Problem description -> Using the entries below, show all lines with the string "hadacedcaecgfbdbbhdehgcfhdfa".

%%

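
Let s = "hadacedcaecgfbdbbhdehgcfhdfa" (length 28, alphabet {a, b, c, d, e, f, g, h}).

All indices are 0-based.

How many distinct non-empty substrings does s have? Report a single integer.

385

rank→(start, suffix):
  0 → (27, 'a')
  1 → (3, 'acedcaecgfbdbbhdehgcfhdfa')
  2 → (1, 'adacedcaecgfbdbbhdehgcfhdfa')
  3 → (8, 'aecgfbdbbhdehgcfhdfa')
  4 → (15, 'bbhdehgcfhdfa')
  5 → (13, 'bdbbhdehgcfhdfa')
  6 → (16, 'bhdehgcfhdfa')
  7 → (7, 'caecgfbdbbhdehgcfhdfa')
  8 → (4, 'cedcaecgfbdbbhdehgcfhdfa')
  9 → (22, 'cfhdfa')
  10 → (10, 'cgfbdbbhdehgcfhdfa')
  11 → (2, 'dacedcaecgfbdbbhdehgcfhdfa')
  12 → (14, 'dbbhdehgcfhdfa')
  13 → (6, 'dcaecgfbdbbhdehgcfhdfa')
  14 → (18, 'dehgcfhdfa')
  15 → (25, 'dfa')
  16 → (9, 'ecgfbdbbhdehgcfhdfa')
  17 → (5, 'edcaecgfbdbbhdehgcfhdfa')
  18 → (19, 'ehgcfhdfa')
  19 → (26, 'fa')
  20 → (12, 'fbdbbhdehgcfhdfa')
  21 → (23, 'fhdfa')
  22 → (21, 'gcfhdfa')
  23 → (11, 'gfbdbbhdehgcfhdfa')
  24 → (0, 'hadacedcaecgfbdbbhdehgcfhdfa')
  25 → (17, 'hdehgcfhdfa')
  26 → (24, 'hdfa')
  27 → (20, 'hgcfhdfa')

SA = [27, 3, 1, 8, 15, 13, 16, 7, 4, 22, 10, 2, 14, 6, 18, 25, 9, 5, 19, 26, 12, 23, 21, 11, 0, 17, 24, 20]
rank  pair      lcp
   1  s[27:],s[3:]  1  'a'
   2  s[3:],s[1:]  1  'a'
   3  s[1:],s[8:]  1  'a'
   4  s[8:],s[15:]  0  ''
   5  s[15:],s[13:]  1  'b'
   6  s[13:],s[16:]  1  'b'
   7  s[16:],s[7:]  0  ''
   8  s[7:],s[4:]  1  'c'
   9  s[4:],s[22:]  1  'c'
  10  s[22:],s[10:]  1  'c'
  11  s[10:],s[2:]  0  ''
  12  s[2:],s[14:]  1  'd'
  13  s[14:],s[6:]  1  'd'
  14  s[6:],s[18:]  1  'd'
  15  s[18:],s[25:]  1  'd'
  16  s[25:],s[9:]  0  ''
  17  s[9:],s[5:]  1  'e'
  18  s[5:],s[19:]  1  'e'
  19  s[19:],s[26:]  0  ''
  20  s[26:],s[12:]  1  'f'
  21  s[12:],s[23:]  1  'f'
  22  s[23:],s[21:]  0  ''
  23  s[21:],s[11:]  1  'g'
  24  s[11:],s[0:]  0  ''
  25  s[0:],s[17:]  1  'h'
  26  s[17:],s[24:]  2  'hd'
  27  s[24:],s[20:]  1  'h'

n(n+1)/2 = 28·29/2 = 406
Σ LCP = 0 + 1 + 1 + 1 + 0 + 1 + 1 + 0 + 1 + 1 + 1 + 0 + 1 + 1 + 1 + 1 + 0 + 1 + 1 + 0 + 1 + 1 + 0 + 1 + 0 + 1 + 2 + 1 = 21
distinct = 406 − 21 = 385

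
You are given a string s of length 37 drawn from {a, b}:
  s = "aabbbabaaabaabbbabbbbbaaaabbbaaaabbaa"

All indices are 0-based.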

%%

Result of this exercise ->
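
Let s = "hadacedcaecgfbdbbhdehgcfhdfa" (length 28, alphabet {a, b, c, d, e, f, g, h}).
  24 → (0, 'hadacedcaecgfbdbbhdehgcfhdfa')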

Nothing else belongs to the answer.